** WHAT TO PRODUCE **
In the listing below, the lines from the first through the one with "Answer: 653011/627480 ≈ 1.0407" are to be copied word for word.

** DATA SHOWN **
|---|

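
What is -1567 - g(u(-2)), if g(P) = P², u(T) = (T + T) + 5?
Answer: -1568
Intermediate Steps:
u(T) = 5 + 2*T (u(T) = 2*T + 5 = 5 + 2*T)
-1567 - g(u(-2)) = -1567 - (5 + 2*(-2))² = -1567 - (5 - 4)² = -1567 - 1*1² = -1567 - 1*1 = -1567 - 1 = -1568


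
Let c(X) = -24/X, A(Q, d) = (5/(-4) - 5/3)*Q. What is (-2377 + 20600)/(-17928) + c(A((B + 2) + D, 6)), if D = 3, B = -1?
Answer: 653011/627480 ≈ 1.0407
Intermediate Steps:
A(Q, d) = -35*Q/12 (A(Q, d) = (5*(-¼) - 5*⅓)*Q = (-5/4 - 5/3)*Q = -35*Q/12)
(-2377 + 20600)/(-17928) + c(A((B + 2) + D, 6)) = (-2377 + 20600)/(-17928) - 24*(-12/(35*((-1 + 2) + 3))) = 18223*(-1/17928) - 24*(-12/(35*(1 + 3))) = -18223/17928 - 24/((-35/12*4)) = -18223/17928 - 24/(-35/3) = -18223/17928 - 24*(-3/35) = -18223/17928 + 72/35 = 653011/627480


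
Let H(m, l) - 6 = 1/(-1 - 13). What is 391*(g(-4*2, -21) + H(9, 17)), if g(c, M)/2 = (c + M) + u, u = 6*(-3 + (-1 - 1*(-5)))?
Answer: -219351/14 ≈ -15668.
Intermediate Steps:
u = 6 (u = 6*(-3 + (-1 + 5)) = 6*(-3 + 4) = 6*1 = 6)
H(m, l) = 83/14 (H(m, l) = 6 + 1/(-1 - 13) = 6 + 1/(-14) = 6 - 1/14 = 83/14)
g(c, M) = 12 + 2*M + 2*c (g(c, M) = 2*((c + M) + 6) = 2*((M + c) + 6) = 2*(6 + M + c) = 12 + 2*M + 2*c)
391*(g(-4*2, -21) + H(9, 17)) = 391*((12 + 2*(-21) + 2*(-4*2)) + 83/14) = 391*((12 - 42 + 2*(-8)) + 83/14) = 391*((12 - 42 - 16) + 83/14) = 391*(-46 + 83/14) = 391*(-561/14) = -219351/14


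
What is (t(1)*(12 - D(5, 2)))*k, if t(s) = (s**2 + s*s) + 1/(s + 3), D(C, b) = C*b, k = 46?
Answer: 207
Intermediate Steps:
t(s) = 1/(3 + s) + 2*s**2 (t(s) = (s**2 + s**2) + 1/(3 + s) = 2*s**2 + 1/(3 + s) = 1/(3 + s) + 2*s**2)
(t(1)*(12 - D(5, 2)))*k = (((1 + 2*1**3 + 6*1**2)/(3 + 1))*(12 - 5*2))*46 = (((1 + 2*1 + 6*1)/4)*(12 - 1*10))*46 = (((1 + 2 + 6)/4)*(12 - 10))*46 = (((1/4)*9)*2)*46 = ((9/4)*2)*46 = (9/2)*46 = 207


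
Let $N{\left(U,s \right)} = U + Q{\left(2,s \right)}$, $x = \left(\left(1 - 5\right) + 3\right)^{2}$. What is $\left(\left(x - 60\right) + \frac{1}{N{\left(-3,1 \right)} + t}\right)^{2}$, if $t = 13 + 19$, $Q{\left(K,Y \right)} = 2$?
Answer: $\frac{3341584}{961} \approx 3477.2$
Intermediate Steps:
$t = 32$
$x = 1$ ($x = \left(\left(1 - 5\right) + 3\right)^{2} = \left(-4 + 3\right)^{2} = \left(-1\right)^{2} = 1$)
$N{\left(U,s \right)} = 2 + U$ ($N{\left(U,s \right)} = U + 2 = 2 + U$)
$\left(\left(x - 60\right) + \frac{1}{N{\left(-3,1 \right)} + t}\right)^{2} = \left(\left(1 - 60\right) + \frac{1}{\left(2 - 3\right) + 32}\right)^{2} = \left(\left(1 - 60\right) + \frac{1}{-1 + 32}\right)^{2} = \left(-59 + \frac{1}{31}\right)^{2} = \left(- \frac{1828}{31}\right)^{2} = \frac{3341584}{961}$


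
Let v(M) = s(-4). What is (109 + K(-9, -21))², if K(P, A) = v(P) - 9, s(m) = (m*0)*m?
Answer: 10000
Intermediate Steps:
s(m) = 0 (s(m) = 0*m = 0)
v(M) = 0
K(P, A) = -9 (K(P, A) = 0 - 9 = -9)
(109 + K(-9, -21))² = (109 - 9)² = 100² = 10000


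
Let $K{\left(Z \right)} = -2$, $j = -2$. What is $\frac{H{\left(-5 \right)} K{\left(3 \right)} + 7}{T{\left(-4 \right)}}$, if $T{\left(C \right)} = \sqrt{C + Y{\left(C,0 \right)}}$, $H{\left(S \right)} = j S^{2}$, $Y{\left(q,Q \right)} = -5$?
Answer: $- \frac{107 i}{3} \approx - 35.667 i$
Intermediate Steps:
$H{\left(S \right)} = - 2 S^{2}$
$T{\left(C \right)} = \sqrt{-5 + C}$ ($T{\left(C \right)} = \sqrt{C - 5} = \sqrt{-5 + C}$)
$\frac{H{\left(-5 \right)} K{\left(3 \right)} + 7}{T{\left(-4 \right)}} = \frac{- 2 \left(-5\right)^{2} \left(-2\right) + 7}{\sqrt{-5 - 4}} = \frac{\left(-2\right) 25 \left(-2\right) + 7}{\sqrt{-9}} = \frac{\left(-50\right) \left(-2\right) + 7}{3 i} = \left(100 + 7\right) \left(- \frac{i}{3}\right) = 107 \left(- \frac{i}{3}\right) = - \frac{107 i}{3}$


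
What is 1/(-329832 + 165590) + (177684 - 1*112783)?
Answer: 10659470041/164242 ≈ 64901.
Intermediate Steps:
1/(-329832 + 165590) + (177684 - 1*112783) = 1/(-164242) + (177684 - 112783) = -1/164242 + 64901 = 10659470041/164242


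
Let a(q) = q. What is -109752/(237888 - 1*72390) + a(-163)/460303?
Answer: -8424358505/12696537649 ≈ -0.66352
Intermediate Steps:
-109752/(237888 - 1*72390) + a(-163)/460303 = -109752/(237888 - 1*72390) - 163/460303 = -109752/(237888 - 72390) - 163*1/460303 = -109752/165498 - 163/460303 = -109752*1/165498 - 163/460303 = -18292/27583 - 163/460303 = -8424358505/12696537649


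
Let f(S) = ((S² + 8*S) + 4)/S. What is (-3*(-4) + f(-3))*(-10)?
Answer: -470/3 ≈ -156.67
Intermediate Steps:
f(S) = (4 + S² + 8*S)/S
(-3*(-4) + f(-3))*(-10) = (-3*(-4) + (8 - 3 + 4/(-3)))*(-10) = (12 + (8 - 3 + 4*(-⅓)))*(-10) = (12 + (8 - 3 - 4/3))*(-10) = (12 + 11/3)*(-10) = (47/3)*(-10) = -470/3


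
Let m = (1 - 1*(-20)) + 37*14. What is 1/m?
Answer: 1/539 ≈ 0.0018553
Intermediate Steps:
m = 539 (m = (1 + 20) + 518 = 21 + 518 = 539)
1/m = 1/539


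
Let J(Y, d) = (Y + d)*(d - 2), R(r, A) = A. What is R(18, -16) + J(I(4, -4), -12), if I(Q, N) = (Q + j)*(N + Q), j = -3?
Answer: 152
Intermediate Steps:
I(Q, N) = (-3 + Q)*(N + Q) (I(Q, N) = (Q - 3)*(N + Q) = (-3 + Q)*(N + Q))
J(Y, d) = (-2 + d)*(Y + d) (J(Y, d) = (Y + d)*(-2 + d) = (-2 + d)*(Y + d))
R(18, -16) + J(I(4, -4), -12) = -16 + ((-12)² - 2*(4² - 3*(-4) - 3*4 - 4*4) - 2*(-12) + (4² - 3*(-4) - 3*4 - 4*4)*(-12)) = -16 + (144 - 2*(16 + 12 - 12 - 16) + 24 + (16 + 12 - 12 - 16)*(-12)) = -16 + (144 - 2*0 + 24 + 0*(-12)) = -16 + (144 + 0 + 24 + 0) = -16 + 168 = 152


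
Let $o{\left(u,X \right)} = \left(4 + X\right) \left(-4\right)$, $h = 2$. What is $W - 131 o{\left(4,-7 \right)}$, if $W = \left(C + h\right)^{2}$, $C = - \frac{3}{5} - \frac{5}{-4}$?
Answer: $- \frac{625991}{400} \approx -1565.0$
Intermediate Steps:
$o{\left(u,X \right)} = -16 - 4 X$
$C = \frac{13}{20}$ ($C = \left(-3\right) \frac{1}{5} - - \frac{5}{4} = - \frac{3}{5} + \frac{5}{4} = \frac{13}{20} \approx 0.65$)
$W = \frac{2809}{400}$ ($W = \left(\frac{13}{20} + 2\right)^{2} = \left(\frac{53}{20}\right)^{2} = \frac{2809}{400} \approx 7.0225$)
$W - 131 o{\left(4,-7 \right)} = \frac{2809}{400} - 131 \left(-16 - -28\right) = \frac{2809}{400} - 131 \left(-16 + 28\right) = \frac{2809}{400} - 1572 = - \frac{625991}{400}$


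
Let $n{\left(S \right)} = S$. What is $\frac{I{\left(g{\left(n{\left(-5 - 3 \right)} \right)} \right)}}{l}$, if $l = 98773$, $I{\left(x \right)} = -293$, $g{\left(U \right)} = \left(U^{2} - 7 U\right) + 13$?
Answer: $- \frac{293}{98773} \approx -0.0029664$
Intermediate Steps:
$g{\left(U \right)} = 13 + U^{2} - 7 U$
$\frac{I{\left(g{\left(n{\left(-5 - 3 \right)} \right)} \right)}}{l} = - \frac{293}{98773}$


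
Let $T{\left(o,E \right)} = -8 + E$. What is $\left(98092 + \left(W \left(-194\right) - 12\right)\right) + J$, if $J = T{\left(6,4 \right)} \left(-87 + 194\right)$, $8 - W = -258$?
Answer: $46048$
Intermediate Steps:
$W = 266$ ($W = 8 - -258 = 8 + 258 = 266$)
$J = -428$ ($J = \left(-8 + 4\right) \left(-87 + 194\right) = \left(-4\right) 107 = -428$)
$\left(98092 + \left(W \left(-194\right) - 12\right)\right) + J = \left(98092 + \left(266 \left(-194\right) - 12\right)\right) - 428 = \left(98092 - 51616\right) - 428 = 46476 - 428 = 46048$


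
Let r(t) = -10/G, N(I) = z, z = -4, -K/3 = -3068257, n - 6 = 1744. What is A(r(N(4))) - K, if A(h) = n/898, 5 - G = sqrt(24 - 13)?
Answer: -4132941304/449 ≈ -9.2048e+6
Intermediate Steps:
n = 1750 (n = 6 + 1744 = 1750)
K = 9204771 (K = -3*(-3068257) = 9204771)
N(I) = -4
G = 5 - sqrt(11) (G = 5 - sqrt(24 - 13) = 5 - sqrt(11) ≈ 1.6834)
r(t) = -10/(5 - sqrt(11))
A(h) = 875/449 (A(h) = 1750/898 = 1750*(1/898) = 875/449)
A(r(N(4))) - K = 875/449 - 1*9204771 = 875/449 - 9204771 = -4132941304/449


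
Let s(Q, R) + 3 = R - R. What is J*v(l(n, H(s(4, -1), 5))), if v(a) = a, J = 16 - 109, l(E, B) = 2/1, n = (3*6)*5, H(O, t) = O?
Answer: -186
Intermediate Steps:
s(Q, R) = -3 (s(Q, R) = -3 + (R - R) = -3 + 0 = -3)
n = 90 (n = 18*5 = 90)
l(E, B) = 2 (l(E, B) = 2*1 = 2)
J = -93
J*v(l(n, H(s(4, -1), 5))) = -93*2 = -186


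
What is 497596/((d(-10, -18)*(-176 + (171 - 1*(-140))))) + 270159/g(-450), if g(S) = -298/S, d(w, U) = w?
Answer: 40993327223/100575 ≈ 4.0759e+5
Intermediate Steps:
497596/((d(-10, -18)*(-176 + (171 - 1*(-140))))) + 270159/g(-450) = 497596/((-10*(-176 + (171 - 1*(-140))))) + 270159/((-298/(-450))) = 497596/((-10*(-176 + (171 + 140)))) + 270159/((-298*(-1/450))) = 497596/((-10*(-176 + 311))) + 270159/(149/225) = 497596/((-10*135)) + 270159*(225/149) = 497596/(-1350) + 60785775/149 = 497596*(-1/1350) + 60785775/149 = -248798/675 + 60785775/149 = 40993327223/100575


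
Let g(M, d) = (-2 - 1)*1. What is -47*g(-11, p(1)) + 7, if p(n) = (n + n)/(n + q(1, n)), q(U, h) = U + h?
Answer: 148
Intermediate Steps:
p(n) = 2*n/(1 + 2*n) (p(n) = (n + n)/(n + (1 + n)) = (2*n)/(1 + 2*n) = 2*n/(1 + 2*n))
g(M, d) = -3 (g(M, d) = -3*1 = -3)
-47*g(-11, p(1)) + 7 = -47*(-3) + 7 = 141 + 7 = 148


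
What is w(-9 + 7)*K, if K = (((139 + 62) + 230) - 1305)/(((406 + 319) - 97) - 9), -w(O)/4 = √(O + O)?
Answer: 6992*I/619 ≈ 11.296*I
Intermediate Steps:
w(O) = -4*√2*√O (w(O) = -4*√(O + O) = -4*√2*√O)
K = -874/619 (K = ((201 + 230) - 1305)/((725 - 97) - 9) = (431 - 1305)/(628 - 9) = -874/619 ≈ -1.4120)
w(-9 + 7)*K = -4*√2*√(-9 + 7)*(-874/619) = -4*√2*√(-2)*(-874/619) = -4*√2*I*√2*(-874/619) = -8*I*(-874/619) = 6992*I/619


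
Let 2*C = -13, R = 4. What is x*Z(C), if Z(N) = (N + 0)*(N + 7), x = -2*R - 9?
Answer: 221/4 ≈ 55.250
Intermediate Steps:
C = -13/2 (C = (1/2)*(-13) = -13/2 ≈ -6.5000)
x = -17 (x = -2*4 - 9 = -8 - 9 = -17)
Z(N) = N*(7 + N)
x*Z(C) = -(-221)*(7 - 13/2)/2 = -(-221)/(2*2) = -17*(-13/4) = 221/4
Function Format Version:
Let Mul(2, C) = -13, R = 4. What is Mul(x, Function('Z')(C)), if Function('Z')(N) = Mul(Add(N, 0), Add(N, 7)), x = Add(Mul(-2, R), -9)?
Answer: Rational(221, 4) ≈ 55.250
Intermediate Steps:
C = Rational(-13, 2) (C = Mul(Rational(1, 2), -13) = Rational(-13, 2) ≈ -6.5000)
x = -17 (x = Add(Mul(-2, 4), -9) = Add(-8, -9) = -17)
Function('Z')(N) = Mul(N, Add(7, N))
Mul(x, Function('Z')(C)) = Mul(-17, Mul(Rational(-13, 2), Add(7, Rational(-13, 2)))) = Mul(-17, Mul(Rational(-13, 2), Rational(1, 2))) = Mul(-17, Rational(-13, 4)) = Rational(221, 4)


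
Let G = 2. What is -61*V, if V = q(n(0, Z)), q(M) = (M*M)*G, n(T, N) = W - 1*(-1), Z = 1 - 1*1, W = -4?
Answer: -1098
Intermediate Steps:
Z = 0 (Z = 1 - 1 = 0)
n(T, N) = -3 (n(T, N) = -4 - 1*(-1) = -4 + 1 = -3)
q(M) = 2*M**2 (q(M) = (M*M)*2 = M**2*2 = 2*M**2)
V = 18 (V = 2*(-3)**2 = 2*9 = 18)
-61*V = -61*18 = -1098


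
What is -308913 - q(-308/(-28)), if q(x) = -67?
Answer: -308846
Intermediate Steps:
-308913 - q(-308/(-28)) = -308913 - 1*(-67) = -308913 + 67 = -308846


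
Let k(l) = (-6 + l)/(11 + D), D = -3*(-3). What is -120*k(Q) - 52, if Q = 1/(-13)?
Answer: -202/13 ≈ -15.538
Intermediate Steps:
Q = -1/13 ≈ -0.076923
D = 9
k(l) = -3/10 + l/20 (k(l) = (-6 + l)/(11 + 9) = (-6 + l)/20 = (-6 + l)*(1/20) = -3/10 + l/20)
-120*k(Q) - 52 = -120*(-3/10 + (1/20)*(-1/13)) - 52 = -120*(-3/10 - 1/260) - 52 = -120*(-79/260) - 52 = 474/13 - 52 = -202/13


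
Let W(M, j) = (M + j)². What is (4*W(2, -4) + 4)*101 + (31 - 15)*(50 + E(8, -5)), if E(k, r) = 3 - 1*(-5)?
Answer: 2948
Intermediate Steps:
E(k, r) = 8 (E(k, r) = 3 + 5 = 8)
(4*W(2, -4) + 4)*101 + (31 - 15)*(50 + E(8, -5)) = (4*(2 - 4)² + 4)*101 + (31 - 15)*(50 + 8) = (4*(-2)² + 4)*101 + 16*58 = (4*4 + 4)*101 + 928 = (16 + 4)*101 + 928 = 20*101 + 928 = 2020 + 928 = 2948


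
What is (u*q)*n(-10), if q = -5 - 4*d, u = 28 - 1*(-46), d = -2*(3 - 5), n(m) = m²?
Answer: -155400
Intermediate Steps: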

|---|

** TASK ANSWER **
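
What is -1567 - g(u(-2)), if g(P) = P², u(T) = (T + T) + 5?
Answer: -1568
Intermediate Steps:
u(T) = 5 + 2*T (u(T) = 2*T + 5 = 5 + 2*T)
-1567 - g(u(-2)) = -1567 - (5 + 2*(-2))² = -1567 - (5 - 4)² = -1567 - 1*1² = -1567 - 1*1 = -1567 - 1 = -1568


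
Let c(X) = -24/X, A(Q, d) = (5/(-4) - 5/3)*Q. What is (-2377 + 20600)/(-17928) + c(A((B + 2) + D, 6)), if D = 3, B = -1?
Answer: 653011/627480 ≈ 1.0407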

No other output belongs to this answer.